MATERIAL PROVIDED
=== Section Start ===
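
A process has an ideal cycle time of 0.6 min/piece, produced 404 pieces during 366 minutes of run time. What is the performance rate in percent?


Formula: Performance = (Ideal CT * Total Count) / Run Time * 100
Ideal output time = 0.6 * 404 = 242.4 min
Performance = 242.4 / 366 * 100 = 66.2%

66.2%


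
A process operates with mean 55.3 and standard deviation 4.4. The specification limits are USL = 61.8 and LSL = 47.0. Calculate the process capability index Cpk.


Cpu = (61.8 - 55.3) / (3 * 4.4) = 0.49
Cpl = (55.3 - 47.0) / (3 * 4.4) = 0.63
Cpk = min(0.49, 0.63) = 0.49

0.49


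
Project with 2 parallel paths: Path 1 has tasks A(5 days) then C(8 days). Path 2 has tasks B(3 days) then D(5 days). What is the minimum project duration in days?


Path 1 = 5 + 8 = 13 days
Path 2 = 3 + 5 = 8 days
Duration = max(13, 8) = 13 days

13 days


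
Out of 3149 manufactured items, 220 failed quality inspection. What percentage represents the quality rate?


Formula: Quality Rate = Good Pieces / Total Pieces * 100
Good pieces = 3149 - 220 = 2929
QR = 2929 / 3149 * 100 = 93.0%

93.0%


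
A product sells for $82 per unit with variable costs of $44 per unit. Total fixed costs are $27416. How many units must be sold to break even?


Formula: BEQ = Fixed Costs / (Price - Variable Cost)
Contribution margin = $82 - $44 = $38/unit
BEQ = ceil($27416 / $38/unit) = ceil(721.47) = 722 units

722 units


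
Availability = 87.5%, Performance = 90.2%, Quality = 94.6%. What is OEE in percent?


Formula: OEE = Availability * Performance * Quality / 10000
A * P = 87.5% * 90.2% / 100 = 78.93%
OEE = 78.93% * 94.6% / 100 = 74.7%

74.7%


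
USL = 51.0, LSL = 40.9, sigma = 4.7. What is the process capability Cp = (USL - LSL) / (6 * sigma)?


Cp = (51.0 - 40.9) / (6 * 4.7)

0.36


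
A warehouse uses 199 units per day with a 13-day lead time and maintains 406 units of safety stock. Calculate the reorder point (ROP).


Formula: ROP = (Daily Demand * Lead Time) + Safety Stock
Demand during lead time = 199 * 13 = 2587 units
ROP = 2587 + 406 = 2993 units

2993 units


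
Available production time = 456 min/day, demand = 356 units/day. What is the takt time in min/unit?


Formula: Takt Time = Available Production Time / Customer Demand
Takt = 456 min/day / 356 units/day
Takt = 1.28 min/unit

1.28 min/unit


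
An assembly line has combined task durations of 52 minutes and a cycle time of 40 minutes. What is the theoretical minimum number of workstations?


Formula: N_min = ceil(Sum of Task Times / Cycle Time)
N_min = ceil(52 min / 40 min) = ceil(1.3)
N_min = 2 stations

2


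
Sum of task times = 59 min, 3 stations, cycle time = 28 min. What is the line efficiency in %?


Formula: Efficiency = Sum of Task Times / (N_stations * CT) * 100
Total station capacity = 3 stations * 28 min = 84 min
Efficiency = 59 / 84 * 100 = 70.2%

70.2%


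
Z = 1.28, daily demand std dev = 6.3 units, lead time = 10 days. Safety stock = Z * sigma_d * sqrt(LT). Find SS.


Formula: SS = z * sigma_d * sqrt(LT)
sqrt(LT) = sqrt(10) = 3.1623
SS = 1.28 * 6.3 * 3.1623
SS = 25.5 units

25.5 units


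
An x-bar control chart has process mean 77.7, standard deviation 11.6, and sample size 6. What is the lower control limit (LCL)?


LCL = 77.7 - 3 * 11.6 / sqrt(6)

63.49


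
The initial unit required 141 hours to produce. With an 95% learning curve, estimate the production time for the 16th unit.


Formula: T_n = T_1 * (learning_rate)^(log2(n)) where learning_rate = rate/100
Doublings = log2(16) = 4
T_n = 141 * 0.95^4
T_n = 141 * 0.8145 = 114.8 hours

114.8 hours


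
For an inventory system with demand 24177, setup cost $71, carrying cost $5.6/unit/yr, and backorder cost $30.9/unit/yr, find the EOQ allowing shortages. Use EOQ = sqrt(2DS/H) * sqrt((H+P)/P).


Formula: EOQ* = sqrt(2DS/H) * sqrt((H+P)/P)
Base EOQ = sqrt(2*24177*71/5.6) = 782.98 units
Correction = sqrt((5.6+30.9)/30.9) = 1.08684
EOQ* = 782.98 * 1.08684 = 851.0 units

851.0 units


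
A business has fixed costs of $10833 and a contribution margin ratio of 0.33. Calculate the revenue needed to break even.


Formula: BER = Fixed Costs / Contribution Margin Ratio
BER = $10833 / 0.33
BER = $32827.27 (to the nearest cent)

$32827.27


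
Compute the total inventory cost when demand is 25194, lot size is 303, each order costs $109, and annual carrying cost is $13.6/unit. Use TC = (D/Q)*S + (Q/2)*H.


TC = 25194/303 * 109 + 303/2 * 13.6

$11123.59


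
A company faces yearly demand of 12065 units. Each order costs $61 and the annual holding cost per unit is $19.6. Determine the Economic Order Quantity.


Formula: EOQ = sqrt(2 * D * S / H)
Numerator: 2 * 12065 * 61 = 1471930
2DS/H = 1471930 / 19.6 = 75098.5
EOQ = sqrt(75098.5) = 274.0 units

274.0 units


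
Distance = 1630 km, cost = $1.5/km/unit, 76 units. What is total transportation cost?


TC = dist * cost * units = 1630 * 1.5 * 76 = $185820.00

$185820.00


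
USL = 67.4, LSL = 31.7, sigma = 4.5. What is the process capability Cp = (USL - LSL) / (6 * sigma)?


Cp = (67.4 - 31.7) / (6 * 4.5)

1.32


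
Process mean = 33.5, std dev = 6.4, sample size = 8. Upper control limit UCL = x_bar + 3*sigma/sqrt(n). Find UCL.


UCL = 33.5 + 3 * 6.4 / sqrt(8)

40.29


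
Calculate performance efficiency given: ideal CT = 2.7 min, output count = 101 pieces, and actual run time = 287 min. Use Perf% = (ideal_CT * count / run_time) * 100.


Formula: Performance = (Ideal CT * Total Count) / Run Time * 100
Ideal output time = 2.7 * 101 = 272.7 min
Performance = 272.7 / 287 * 100 = 95.0%

95.0%


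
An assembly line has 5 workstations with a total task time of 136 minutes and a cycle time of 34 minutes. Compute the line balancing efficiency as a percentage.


Formula: Efficiency = Sum of Task Times / (N_stations * CT) * 100
Total station capacity = 5 stations * 34 min = 170 min
Efficiency = 136 / 170 * 100 = 80.0%

80.0%


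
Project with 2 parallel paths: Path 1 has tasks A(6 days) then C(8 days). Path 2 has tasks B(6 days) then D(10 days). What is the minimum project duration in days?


Path 1 = 6 + 8 = 14 days
Path 2 = 6 + 10 = 16 days
Duration = max(14, 16) = 16 days

16 days


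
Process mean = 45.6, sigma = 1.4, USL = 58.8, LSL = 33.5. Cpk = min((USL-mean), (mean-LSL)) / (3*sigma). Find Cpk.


Cpu = (58.8 - 45.6) / (3 * 1.4) = 3.14
Cpl = (45.6 - 33.5) / (3 * 1.4) = 2.88
Cpk = min(3.14, 2.88) = 2.88

2.88


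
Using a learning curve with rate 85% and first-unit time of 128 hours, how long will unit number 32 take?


Formula: T_n = T_1 * (learning_rate)^(log2(n)) where learning_rate = rate/100
Doublings = log2(32) = 5
T_n = 128 * 0.85^5
T_n = 128 * 0.4437 = 56.8 hours

56.8 hours


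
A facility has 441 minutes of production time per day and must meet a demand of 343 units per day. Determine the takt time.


Formula: Takt Time = Available Production Time / Customer Demand
Takt = 441 min/day / 343 units/day
Takt = 1.29 min/unit

1.29 min/unit


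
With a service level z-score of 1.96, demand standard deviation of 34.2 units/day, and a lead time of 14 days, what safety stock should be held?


Formula: SS = z * sigma_d * sqrt(LT)
sqrt(LT) = sqrt(14) = 3.7417
SS = 1.96 * 34.2 * 3.7417
SS = 250.8 units

250.8 units


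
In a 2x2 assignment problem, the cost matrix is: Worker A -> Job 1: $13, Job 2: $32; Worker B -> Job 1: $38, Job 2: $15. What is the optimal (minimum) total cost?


Option 1: A->1 + B->2 = $13 + $15 = $28
Option 2: A->2 + B->1 = $32 + $38 = $70
Min cost = min($28, $70) = $28

$28


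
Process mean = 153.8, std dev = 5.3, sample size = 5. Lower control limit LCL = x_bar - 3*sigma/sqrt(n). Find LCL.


LCL = 153.8 - 3 * 5.3 / sqrt(5)

146.69


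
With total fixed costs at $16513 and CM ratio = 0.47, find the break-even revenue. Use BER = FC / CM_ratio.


Formula: BER = Fixed Costs / Contribution Margin Ratio
BER = $16513 / 0.47
BER = $35134.04 (to the nearest cent)

$35134.04


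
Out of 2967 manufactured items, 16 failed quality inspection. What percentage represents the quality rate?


Formula: Quality Rate = Good Pieces / Total Pieces * 100
Good pieces = 2967 - 16 = 2951
QR = 2951 / 2967 * 100 = 99.5%

99.5%


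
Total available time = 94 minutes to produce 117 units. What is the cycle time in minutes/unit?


Formula: CT = Available Time / Number of Units
CT = 94 min / 117 units
CT = 0.8 min/unit

0.8 min/unit


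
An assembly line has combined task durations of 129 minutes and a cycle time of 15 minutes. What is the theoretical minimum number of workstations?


Formula: N_min = ceil(Sum of Task Times / Cycle Time)
N_min = ceil(129 min / 15 min) = ceil(8.6)
N_min = 9 stations

9


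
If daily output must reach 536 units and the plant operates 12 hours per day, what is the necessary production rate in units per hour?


Formula: Production Rate = Daily Demand / Available Hours
Rate = 536 units/day / 12 hours/day
Rate = 44.7 units/hour

44.7 units/hour


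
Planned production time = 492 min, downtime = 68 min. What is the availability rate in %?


Formula: Availability = (Planned Time - Downtime) / Planned Time * 100
Uptime = 492 - 68 = 424 min
Availability = 424 / 492 * 100 = 86.2%

86.2%


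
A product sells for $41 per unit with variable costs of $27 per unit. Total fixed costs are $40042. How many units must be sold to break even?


Formula: BEQ = Fixed Costs / (Price - Variable Cost)
Contribution margin = $41 - $27 = $14/unit
BEQ = ceil($40042 / $14/unit) = ceil(2860.14) = 2861 units

2861 units


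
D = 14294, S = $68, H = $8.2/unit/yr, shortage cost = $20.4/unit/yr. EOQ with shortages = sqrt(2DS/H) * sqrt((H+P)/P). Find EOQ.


Formula: EOQ* = sqrt(2DS/H) * sqrt((H+P)/P)
Base EOQ = sqrt(2*14294*68/8.2) = 486.9 units
Correction = sqrt((8.2+20.4)/20.4) = 1.18404
EOQ* = 486.9 * 1.18404 = 576.5 units

576.5 units


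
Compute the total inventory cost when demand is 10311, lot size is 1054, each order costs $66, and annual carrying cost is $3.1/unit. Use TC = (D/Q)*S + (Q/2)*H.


TC = 10311/1054 * 66 + 1054/2 * 3.1

$2279.36


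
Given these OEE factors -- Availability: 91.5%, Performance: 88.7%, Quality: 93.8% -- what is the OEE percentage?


Formula: OEE = Availability * Performance * Quality / 10000
A * P = 91.5% * 88.7% / 100 = 81.16%
OEE = 81.16% * 93.8% / 100 = 76.1%

76.1%


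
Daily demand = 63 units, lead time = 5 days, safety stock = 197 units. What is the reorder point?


Formula: ROP = (Daily Demand * Lead Time) + Safety Stock
Demand during lead time = 63 * 5 = 315 units
ROP = 315 + 197 = 512 units

512 units


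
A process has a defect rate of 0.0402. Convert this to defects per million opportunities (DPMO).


DPMO = defect_rate * 1000000 = 0.0402 * 1000000

40200


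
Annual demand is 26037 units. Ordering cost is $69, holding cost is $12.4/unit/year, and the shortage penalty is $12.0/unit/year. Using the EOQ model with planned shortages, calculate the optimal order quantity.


Formula: EOQ* = sqrt(2DS/H) * sqrt((H+P)/P)
Base EOQ = sqrt(2*26037*69/12.4) = 538.3 units
Correction = sqrt((12.4+12.0)/12.0) = 1.42595
EOQ* = 538.3 * 1.42595 = 767.6 units

767.6 units


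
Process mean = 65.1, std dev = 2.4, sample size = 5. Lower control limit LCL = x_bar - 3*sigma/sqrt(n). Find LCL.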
=== Section End ===
TASK TO CARRY OUT
Would you transcribe exactly the lines from the one containing "Annual demand is" to the end of the material, and leave out the rest?

SOLUTION TO THIS EXERCISE
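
Annual demand is 26037 units. Ordering cost is $69, holding cost is $12.4/unit/year, and the shortage penalty is $12.0/unit/year. Using the EOQ model with planned shortages, calculate the optimal order quantity.


Formula: EOQ* = sqrt(2DS/H) * sqrt((H+P)/P)
Base EOQ = sqrt(2*26037*69/12.4) = 538.3 units
Correction = sqrt((12.4+12.0)/12.0) = 1.42595
EOQ* = 538.3 * 1.42595 = 767.6 units

767.6 units


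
Process mean = 65.1, std dev = 2.4, sample size = 5. Lower control limit LCL = x_bar - 3*sigma/sqrt(n). Find LCL.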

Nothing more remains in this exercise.